▶ ASSIGNMENT: The answer should consist of all the records, copied exactly.

═════ DATA RECORDS

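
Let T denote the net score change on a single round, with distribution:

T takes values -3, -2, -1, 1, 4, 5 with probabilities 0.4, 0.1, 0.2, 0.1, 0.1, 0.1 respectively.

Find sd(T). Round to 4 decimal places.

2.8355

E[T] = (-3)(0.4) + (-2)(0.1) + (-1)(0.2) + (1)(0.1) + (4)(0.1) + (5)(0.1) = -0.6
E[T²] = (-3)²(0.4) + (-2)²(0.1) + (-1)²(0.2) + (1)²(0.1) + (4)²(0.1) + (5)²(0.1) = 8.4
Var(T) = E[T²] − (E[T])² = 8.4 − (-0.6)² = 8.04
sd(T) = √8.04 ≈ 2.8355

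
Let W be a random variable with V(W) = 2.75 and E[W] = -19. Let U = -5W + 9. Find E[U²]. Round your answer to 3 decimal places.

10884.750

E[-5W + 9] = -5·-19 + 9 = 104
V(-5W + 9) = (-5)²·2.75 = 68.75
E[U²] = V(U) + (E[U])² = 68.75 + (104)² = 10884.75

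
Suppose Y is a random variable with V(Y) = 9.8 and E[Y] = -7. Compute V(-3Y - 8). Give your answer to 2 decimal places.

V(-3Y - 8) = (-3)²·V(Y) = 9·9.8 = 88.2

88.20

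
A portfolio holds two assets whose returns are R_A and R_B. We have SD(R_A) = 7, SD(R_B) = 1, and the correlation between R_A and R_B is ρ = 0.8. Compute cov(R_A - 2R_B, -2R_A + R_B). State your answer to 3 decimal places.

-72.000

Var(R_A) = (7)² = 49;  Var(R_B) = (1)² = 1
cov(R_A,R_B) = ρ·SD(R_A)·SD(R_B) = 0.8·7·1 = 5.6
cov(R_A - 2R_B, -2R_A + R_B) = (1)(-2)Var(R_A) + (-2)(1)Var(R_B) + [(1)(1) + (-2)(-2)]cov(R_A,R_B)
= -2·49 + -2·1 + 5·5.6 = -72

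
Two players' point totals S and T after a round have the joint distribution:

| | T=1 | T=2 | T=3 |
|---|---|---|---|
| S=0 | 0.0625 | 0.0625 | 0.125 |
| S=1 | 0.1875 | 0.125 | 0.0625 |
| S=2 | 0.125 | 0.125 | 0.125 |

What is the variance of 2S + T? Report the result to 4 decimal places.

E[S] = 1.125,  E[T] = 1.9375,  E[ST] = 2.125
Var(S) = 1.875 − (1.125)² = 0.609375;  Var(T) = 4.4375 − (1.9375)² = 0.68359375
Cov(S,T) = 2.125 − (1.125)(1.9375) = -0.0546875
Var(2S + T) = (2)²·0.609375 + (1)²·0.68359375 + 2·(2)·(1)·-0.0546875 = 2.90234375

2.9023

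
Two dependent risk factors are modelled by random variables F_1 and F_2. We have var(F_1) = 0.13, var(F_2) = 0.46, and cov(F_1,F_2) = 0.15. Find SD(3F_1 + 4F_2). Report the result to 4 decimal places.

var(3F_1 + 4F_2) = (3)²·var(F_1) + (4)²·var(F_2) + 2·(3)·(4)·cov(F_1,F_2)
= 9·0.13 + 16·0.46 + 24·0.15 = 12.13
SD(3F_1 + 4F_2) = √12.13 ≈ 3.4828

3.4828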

══════════

▶ SOLUTION TO THIS EXERCISE:
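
Let T denote the net score change on a single round, with distribution:

T takes values -3, -2, -1, 1, 4, 5 with probabilities 0.4, 0.1, 0.2, 0.1, 0.1, 0.1 respectively.

Find sd(T). Round to 4 decimal places.

2.8355

E[T] = (-3)(0.4) + (-2)(0.1) + (-1)(0.2) + (1)(0.1) + (4)(0.1) + (5)(0.1) = -0.6
E[T²] = (-3)²(0.4) + (-2)²(0.1) + (-1)²(0.2) + (1)²(0.1) + (4)²(0.1) + (5)²(0.1) = 8.4
Var(T) = E[T²] − (E[T])² = 8.4 − (-0.6)² = 8.04
sd(T) = √8.04 ≈ 2.8355

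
Let W be a random variable with V(W) = 2.75 and E[W] = -19. Let U = -5W + 9. Find E[U²]. Round your answer to 3 decimal places.

10884.750

E[-5W + 9] = -5·-19 + 9 = 104
V(-5W + 9) = (-5)²·2.75 = 68.75
E[U²] = V(U) + (E[U])² = 68.75 + (104)² = 10884.75

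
Suppose Y is a random variable with V(Y) = 9.8 and E[Y] = -7. Compute V(-3Y - 8). Give your answer to 2 decimal places.

V(-3Y - 8) = (-3)²·V(Y) = 9·9.8 = 88.2

88.20

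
A portfolio holds two assets whose returns are R_A and R_B. We have SD(R_A) = 7, SD(R_B) = 1, and the correlation between R_A and R_B is ρ = 0.8. Compute cov(R_A - 2R_B, -2R_A + R_B). State your answer to 3 decimal places.

-72.000

Var(R_A) = (7)² = 49;  Var(R_B) = (1)² = 1
cov(R_A,R_B) = ρ·SD(R_A)·SD(R_B) = 0.8·7·1 = 5.6
cov(R_A - 2R_B, -2R_A + R_B) = (1)(-2)Var(R_A) + (-2)(1)Var(R_B) + [(1)(1) + (-2)(-2)]cov(R_A,R_B)
= -2·49 + -2·1 + 5·5.6 = -72

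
Two players' point totals S and T after a round have the joint distribution:

| | T=1 | T=2 | T=3 |
|---|---|---|---|
| S=0 | 0.0625 | 0.0625 | 0.125 |
| S=1 | 0.1875 | 0.125 | 0.0625 |
| S=2 | 0.125 | 0.125 | 0.125 |

What is the variance of 2S + T? Report the result to 4 decimal places.

E[S] = 1.125,  E[T] = 1.9375,  E[ST] = 2.125
Var(S) = 1.875 − (1.125)² = 0.609375;  Var(T) = 4.4375 − (1.9375)² = 0.68359375
Cov(S,T) = 2.125 − (1.125)(1.9375) = -0.0546875
Var(2S + T) = (2)²·0.609375 + (1)²·0.68359375 + 2·(2)·(1)·-0.0546875 = 2.90234375

2.9023

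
Two dependent risk factors are modelled by random variables F_1 and F_2. We have var(F_1) = 0.13, var(F_2) = 0.46, and cov(F_1,F_2) = 0.15. Find SD(3F_1 + 4F_2). Report the result to 4 decimal places.

var(3F_1 + 4F_2) = (3)²·var(F_1) + (4)²·var(F_2) + 2·(3)·(4)·cov(F_1,F_2)
= 9·0.13 + 16·0.46 + 24·0.15 = 12.13
SD(3F_1 + 4F_2) = √12.13 ≈ 3.4828

3.4828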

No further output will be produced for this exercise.